EXERCISE OBJECTIVE » Of the entries below, return exactly those lines that fall between the one containing "A machined plate" and the one containing "A mounting plate", the two end lines included.

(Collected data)
++++++++++++++++++++

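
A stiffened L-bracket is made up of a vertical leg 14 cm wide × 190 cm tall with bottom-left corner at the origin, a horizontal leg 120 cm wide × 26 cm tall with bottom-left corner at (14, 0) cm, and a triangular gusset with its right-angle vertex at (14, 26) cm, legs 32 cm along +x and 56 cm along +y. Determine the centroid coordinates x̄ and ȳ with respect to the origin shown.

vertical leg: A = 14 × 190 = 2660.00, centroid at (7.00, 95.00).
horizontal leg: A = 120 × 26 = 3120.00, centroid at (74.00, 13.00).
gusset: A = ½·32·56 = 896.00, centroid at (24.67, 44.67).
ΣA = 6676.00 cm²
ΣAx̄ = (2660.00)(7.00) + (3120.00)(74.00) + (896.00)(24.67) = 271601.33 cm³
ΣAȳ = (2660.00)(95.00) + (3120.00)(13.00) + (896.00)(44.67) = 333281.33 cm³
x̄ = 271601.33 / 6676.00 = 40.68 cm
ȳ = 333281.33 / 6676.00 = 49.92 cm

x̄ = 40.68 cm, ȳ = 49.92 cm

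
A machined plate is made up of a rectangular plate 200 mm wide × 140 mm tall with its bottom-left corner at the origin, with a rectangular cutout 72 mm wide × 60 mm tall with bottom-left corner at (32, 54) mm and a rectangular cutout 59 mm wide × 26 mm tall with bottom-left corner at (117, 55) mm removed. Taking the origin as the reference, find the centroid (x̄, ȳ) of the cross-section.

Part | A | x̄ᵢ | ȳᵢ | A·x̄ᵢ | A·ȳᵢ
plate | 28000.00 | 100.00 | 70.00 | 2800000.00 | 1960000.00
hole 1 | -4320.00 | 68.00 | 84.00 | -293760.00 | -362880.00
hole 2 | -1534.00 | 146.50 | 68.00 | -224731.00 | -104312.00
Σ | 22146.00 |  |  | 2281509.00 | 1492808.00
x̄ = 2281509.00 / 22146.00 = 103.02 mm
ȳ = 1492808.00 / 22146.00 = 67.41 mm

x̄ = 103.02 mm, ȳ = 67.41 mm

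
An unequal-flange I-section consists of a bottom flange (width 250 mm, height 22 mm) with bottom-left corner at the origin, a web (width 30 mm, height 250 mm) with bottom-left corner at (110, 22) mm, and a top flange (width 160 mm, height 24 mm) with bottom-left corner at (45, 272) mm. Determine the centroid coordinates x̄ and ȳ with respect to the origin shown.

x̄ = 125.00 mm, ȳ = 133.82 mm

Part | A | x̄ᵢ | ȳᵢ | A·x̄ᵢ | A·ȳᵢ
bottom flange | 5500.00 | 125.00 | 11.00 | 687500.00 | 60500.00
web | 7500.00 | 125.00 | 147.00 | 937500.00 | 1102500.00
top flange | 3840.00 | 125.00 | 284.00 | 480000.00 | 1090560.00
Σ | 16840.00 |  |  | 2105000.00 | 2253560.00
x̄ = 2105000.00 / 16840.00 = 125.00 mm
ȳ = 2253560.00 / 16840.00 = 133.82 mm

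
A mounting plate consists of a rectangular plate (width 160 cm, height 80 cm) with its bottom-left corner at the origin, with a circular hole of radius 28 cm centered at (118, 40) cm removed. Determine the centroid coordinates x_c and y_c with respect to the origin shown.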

++++++++++++++++++++

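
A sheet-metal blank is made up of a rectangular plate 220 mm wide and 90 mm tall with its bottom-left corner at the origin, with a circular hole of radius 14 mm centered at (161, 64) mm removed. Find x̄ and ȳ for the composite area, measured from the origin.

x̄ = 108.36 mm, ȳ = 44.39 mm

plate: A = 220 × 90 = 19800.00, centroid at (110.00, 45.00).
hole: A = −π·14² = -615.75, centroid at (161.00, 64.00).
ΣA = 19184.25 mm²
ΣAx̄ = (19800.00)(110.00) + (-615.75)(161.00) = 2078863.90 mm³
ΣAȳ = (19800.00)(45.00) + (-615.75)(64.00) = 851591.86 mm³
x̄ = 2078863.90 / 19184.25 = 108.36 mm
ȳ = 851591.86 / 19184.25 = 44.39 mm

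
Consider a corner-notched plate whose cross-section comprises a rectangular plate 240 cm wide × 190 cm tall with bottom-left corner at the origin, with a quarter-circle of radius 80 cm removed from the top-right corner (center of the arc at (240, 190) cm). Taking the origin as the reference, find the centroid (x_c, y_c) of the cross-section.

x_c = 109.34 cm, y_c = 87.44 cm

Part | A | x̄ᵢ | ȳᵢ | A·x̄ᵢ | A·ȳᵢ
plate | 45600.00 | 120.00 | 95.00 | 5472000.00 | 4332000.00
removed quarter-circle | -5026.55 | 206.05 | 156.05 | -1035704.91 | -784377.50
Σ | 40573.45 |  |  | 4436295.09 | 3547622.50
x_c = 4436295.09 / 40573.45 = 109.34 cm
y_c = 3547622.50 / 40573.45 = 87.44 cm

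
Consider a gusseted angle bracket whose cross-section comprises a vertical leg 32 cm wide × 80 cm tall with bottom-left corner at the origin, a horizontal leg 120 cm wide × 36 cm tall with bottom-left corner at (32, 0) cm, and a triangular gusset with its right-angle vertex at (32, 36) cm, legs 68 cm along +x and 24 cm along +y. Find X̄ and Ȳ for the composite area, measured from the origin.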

++++++++++++++++++++

ANSWER SECTION »
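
A machined plate is made up of a rectangular plate 200 mm wide × 140 mm tall with its bottom-left corner at the origin, with a rectangular cutout 72 mm wide × 60 mm tall with bottom-left corner at (32, 54) mm and a rectangular cutout 59 mm wide × 26 mm tall with bottom-left corner at (117, 55) mm removed. Taking the origin as the reference, find the centroid (x̄, ȳ) of the cross-section.

Part | A | x̄ᵢ | ȳᵢ | A·x̄ᵢ | A·ȳᵢ
plate | 28000.00 | 100.00 | 70.00 | 2800000.00 | 1960000.00
hole 1 | -4320.00 | 68.00 | 84.00 | -293760.00 | -362880.00
hole 2 | -1534.00 | 146.50 | 68.00 | -224731.00 | -104312.00
Σ | 22146.00 |  |  | 2281509.00 | 1492808.00
x̄ = 2281509.00 / 22146.00 = 103.02 mm
ȳ = 1492808.00 / 22146.00 = 67.41 mm

x̄ = 103.02 mm, ȳ = 67.41 mm

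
An unequal-flange I-section consists of a bottom flange (width 250 mm, height 22 mm) with bottom-left corner at the origin, a web (width 30 mm, height 250 mm) with bottom-left corner at (110, 22) mm, and a top flange (width 160 mm, height 24 mm) with bottom-left corner at (45, 272) mm. Determine the centroid coordinates x̄ and ȳ with respect to the origin shown.

x̄ = 125.00 mm, ȳ = 133.82 mm

Part | A | x̄ᵢ | ȳᵢ | A·x̄ᵢ | A·ȳᵢ
bottom flange | 5500.00 | 125.00 | 11.00 | 687500.00 | 60500.00
web | 7500.00 | 125.00 | 147.00 | 937500.00 | 1102500.00
top flange | 3840.00 | 125.00 | 284.00 | 480000.00 | 1090560.00
Σ | 16840.00 |  |  | 2105000.00 | 2253560.00
x̄ = 2105000.00 / 16840.00 = 125.00 mm
ȳ = 2253560.00 / 16840.00 = 133.82 mm

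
A mounting plate consists of a rectangular plate (width 160 cm, height 80 cm) with its bottom-left corner at the origin, with a circular hole of radius 28 cm centered at (118, 40) cm removed. Determine the centroid coordinates x_c and y_c with respect to the origin shown.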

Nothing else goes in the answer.